» **TASK ITEM**
Check every line below, and copy those that include "nodes".

Start of Block

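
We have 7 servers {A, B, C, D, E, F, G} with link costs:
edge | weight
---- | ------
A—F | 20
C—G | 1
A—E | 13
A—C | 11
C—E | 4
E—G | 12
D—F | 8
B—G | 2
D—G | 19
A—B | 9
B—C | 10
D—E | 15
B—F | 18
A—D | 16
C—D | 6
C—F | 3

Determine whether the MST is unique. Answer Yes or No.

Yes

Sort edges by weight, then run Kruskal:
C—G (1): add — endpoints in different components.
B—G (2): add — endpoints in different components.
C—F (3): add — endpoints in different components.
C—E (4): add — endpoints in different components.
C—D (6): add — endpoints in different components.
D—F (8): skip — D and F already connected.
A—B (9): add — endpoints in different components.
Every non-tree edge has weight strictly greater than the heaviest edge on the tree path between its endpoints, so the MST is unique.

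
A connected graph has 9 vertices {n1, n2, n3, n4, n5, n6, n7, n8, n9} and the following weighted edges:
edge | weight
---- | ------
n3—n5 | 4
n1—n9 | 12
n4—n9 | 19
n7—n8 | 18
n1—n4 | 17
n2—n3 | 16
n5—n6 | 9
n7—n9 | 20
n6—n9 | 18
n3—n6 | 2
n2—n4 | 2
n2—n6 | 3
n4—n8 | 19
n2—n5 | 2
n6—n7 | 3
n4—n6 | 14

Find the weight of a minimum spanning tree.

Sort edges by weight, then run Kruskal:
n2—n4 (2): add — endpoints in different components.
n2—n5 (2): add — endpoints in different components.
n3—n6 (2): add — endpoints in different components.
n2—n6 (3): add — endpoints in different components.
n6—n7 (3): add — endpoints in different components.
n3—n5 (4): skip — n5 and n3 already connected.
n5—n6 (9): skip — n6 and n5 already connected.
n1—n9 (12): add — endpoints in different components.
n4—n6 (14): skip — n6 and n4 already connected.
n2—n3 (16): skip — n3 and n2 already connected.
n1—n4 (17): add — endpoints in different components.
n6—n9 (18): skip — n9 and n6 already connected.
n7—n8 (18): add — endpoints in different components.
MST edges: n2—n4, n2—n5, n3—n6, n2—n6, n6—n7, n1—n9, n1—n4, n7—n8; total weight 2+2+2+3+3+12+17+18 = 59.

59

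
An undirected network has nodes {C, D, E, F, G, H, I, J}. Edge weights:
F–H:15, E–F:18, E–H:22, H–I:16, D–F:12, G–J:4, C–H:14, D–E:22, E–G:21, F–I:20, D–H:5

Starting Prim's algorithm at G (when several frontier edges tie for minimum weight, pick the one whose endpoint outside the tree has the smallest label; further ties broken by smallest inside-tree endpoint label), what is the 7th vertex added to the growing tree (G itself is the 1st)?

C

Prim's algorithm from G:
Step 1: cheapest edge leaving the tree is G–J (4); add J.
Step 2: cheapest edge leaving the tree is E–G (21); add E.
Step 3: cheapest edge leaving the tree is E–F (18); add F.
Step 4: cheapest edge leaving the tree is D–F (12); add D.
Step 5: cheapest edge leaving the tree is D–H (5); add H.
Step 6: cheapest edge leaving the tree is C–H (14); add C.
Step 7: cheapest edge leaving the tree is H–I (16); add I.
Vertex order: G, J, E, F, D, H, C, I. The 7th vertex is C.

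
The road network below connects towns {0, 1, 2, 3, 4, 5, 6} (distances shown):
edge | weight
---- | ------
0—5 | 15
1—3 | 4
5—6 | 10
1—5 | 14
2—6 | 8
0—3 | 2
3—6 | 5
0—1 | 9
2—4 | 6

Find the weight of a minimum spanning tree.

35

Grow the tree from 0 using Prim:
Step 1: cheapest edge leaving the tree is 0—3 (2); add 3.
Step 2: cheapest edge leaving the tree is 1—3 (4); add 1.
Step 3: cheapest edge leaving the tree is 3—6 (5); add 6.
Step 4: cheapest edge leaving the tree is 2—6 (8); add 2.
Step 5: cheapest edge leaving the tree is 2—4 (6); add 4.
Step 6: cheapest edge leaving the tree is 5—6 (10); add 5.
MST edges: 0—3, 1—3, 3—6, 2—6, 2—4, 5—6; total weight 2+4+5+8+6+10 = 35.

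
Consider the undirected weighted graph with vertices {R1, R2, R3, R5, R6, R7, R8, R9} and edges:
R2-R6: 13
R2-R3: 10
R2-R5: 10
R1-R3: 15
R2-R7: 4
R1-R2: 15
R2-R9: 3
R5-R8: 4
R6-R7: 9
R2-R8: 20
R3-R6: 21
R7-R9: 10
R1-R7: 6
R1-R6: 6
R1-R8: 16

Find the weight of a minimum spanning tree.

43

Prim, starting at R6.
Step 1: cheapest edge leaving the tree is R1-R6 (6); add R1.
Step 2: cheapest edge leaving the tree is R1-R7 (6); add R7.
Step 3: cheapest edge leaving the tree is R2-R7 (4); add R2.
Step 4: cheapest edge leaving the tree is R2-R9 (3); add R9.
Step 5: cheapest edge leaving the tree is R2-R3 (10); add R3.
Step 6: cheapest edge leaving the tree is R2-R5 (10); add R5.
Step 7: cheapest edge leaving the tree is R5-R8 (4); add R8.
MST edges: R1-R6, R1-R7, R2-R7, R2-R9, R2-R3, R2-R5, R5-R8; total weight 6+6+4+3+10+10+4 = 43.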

End of Block
Start of Block

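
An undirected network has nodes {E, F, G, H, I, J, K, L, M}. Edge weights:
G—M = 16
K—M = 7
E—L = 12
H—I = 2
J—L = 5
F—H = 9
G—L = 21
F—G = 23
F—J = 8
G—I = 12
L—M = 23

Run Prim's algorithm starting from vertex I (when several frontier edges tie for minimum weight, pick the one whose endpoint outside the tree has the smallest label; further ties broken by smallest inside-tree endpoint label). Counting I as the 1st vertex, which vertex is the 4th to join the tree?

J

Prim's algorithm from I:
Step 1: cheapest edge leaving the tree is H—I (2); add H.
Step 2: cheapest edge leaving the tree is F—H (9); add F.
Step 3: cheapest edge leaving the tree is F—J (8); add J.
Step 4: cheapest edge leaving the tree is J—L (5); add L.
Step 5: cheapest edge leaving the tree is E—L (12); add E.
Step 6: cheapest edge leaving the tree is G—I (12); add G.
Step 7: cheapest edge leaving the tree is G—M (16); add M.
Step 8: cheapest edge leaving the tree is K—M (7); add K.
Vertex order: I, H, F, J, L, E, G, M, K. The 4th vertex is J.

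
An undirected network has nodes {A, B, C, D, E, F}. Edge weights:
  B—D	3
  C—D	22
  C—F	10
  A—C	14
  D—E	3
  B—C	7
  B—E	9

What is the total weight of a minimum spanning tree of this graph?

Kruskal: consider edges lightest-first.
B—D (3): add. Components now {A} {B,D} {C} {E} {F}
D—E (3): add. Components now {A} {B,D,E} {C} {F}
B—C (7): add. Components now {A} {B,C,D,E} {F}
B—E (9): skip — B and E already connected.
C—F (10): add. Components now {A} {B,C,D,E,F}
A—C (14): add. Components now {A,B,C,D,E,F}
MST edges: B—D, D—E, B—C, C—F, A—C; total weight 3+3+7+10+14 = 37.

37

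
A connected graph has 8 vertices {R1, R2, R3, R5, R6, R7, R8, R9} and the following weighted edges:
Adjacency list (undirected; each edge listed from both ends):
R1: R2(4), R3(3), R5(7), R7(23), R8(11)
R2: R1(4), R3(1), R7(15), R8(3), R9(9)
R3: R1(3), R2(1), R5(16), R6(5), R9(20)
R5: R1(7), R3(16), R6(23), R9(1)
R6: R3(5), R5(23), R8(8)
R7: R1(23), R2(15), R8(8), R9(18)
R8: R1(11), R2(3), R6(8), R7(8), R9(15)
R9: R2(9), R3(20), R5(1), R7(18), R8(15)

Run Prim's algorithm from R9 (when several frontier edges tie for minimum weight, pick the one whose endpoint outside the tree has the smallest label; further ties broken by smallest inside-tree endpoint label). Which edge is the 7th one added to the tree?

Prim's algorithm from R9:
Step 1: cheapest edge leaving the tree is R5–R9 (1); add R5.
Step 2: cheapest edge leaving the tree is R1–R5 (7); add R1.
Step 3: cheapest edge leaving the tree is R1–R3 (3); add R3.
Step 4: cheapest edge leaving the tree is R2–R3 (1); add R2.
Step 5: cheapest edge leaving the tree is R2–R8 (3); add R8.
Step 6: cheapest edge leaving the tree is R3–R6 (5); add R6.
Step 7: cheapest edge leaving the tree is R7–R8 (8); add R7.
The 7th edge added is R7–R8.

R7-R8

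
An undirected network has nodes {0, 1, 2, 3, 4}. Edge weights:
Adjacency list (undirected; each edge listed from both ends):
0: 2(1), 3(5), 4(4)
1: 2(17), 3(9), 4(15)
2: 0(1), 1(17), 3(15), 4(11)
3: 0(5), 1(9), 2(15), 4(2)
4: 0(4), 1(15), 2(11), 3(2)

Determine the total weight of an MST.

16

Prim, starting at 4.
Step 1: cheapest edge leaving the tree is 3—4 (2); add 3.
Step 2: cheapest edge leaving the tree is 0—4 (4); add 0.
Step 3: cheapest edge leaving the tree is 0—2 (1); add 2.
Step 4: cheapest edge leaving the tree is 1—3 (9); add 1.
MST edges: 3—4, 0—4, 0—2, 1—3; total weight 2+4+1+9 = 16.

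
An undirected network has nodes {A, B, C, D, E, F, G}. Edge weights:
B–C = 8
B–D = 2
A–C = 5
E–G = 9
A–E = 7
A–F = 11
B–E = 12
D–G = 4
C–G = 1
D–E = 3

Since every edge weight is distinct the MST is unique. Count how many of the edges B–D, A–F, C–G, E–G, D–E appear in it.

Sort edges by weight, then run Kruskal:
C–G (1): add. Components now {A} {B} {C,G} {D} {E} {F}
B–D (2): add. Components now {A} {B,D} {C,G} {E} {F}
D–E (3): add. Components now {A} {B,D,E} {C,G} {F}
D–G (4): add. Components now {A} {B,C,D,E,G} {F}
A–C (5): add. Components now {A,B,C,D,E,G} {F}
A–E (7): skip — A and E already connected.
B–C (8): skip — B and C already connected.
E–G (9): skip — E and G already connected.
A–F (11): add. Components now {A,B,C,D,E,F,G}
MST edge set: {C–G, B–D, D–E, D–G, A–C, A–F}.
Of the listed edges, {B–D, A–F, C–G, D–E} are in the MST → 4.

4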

End of Block

» **ANSWER TO THE PROBLEM**
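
An undirected network has nodes {C, D, E, F, G, H, I, J}. Edge weights:
An undirected network has nodes {E, F, G, H, I, J, K, L, M}. Edge weights:
An undirected network has nodes {A, B, C, D, E, F}. Edge weights:
An undirected network has nodes {0, 1, 2, 3, 4}. Edge weights:
An undirected network has nodes {A, B, C, D, E, F, G}. Edge weights: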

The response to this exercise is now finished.